__ACTIVITY__. Write out again only the lines running from the one that contains "120000 | Dublin" to the end of the records below, including both the first and the last.

__Saved data entries__.
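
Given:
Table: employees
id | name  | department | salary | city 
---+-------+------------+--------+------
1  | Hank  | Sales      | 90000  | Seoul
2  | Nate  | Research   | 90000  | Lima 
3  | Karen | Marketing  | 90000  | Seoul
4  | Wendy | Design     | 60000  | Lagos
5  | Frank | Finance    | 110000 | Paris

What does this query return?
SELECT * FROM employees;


SELECT * returns all 5 rows with all columns

5 rows:
1, Hank, Sales, 90000, Seoul
2, Nate, Research, 90000, Lima
3, Karen, Marketing, 90000, Seoul
4, Wendy, Design, 60000, Lagos
5, Frank, Finance, 110000, Paris


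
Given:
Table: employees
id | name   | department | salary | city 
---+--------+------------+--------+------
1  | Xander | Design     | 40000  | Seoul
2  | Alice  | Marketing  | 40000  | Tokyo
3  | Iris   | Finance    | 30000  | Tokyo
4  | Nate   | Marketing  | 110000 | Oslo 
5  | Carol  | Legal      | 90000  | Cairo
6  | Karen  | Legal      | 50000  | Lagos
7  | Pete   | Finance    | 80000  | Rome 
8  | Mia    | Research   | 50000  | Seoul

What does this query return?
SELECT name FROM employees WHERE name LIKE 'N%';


LIKE 'N%' matches names starting with 'N'
Matching: 1

1 rows:
Nate


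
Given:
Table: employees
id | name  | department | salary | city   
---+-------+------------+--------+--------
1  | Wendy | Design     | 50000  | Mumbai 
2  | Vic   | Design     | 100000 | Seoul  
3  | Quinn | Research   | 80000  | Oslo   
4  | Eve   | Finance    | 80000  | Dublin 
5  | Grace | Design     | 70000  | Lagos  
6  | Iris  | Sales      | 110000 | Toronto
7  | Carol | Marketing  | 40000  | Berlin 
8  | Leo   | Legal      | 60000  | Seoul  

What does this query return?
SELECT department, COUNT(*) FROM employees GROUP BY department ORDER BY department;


Assigning each row to its department group:
  Wendy -> Design
  Vic -> Design
  Quinn -> Research
  Eve -> Finance
  Grace -> Design
  Iris -> Sales
  Carol -> Marketing
  Leo -> Legal


6 groups:
Design, 3
Finance, 1
Legal, 1
Marketing, 1
Research, 1
Sales, 1


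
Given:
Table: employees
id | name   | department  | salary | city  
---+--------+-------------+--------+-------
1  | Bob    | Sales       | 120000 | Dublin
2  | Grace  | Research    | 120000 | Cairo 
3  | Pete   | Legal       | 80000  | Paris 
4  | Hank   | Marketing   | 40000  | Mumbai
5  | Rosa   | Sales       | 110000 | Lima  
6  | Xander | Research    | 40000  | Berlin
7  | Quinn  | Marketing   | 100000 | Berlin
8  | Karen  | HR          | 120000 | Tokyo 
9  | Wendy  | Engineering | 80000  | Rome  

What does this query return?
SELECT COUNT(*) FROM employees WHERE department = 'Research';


Counting rows where department = 'Research'
  Grace -> MATCH
  Xander -> MATCH


2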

__RESULT__.
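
1  | Bob    | Sales       | 120000 | Dublin
2  | Grace  | Research    | 120000 | Cairo 
3  | Pete   | Legal       | 80000  | Paris 
4  | Hank   | Marketing   | 40000  | Mumbai
5  | Rosa   | Sales       | 110000 | Lima  
6  | Xander | Research    | 40000  | Berlin
7  | Quinn  | Marketing   | 100000 | Berlin
8  | Karen  | HR          | 120000 | Tokyo 
9  | Wendy  | Engineering | 80000  | Rome  

What does this query return?
SELECT COUNT(*) FROM employees WHERE department = 'Research';


Counting rows where department = 'Research'
  Grace -> MATCH
  Xander -> MATCH


2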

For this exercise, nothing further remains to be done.